=== Records to process ===

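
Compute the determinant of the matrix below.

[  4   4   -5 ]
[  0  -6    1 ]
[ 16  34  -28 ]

Forward elimination:
R3 <- R3 - (4)*R1:  [  0  18  -8 ]
R3 <- R3 - (-3)*R2:  [  0   0  -5 ]
Upper-triangular form:
[ 4   4  -5 ]
[ 0  -6   1 ]
[ 0   0  -5 ]
det(A) = (-1)^0 * (4) * (-6) * (-5) = 120  (0 row swaps -> sign +1)

det(A) = 120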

===

- **Work item**:
The data above must be repeated in its entirety, exactly as given.

- **Written response**:
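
Compute the determinant of the matrix below.

[  4   4   -5 ]
[  0  -6    1 ]
[ 16  34  -28 ]

Forward elimination:
R3 <- R3 - (4)*R1:  [  0  18  -8 ]
R3 <- R3 - (-3)*R2:  [  0   0  -5 ]
Upper-triangular form:
[ 4   4  -5 ]
[ 0  -6   1 ]
[ 0   0  -5 ]
det(A) = (-1)^0 * (4) * (-6) * (-5) = 120  (0 row swaps -> sign +1)

det(A) = 120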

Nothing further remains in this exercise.